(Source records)
• • •
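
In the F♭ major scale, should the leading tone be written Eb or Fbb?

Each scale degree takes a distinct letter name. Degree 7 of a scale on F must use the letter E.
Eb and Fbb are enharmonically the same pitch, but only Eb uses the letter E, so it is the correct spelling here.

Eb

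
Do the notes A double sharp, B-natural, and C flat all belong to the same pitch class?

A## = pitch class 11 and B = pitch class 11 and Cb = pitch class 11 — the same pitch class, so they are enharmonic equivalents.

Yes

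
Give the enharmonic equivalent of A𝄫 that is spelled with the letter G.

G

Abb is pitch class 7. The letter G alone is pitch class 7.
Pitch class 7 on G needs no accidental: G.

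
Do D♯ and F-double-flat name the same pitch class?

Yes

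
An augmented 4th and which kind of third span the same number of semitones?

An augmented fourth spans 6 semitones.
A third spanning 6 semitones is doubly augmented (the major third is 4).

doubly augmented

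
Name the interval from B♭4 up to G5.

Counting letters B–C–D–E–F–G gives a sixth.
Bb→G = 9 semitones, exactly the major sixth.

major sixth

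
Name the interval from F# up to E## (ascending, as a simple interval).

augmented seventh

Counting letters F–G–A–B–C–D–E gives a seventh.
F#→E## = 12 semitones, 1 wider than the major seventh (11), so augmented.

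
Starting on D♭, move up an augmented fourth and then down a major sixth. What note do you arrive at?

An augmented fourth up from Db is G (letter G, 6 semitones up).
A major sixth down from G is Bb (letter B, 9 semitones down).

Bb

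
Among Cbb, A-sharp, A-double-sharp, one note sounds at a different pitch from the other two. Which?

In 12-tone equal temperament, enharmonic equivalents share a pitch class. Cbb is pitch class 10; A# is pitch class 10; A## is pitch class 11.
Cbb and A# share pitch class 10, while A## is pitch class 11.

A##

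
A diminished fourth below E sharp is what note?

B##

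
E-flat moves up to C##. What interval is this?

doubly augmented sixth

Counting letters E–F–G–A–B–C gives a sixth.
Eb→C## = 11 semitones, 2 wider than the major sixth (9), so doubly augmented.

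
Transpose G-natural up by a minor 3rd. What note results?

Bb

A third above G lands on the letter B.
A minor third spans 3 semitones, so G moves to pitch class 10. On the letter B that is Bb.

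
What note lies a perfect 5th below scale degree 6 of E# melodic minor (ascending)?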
• • •
- **Work item**: No line before the one with "Name the interval from B♭4 up to G5." belongs in the answer; copy that line and the rest of the records exactly.

- **Solution for this exercise**:
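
Name the interval from B♭4 up to G5.

Counting letters B–C–D–E–F–G gives a sixth.
Bb→G = 9 semitones, exactly the major sixth.

major sixth

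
Name the interval from F# up to E## (ascending, as a simple interval).

augmented seventh

Counting letters F–G–A–B–C–D–E gives a seventh.
F#→E## = 12 semitones, 1 wider than the major seventh (11), so augmented.

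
Starting on D♭, move up an augmented fourth and then down a major sixth. What note do you arrive at?

An augmented fourth up from Db is G (letter G, 6 semitones up).
A major sixth down from G is Bb (letter B, 9 semitones down).

Bb

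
Among Cbb, A-sharp, A-double-sharp, one note sounds at a different pitch from the other two. Which?

In 12-tone equal temperament, enharmonic equivalents share a pitch class. Cbb is pitch class 10; A# is pitch class 10; A## is pitch class 11.
Cbb and A# share pitch class 10, while A## is pitch class 11.

A##

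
A diminished fourth below E sharp is what note?

B##

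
E-flat moves up to C##. What interval is this?

doubly augmented sixth

Counting letters E–F–G–A–B–C gives a sixth.
Eb→C## = 11 semitones, 2 wider than the major sixth (9), so doubly augmented.

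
Transpose G-natural up by a minor 3rd. What note results?

Bb

A third above G lands on the letter B.
A minor third spans 3 semitones, so G moves to pitch class 10. On the letter B that is Bb.

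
What note lies a perfect 5th below scale degree 6 of E# melodic minor (ascending)?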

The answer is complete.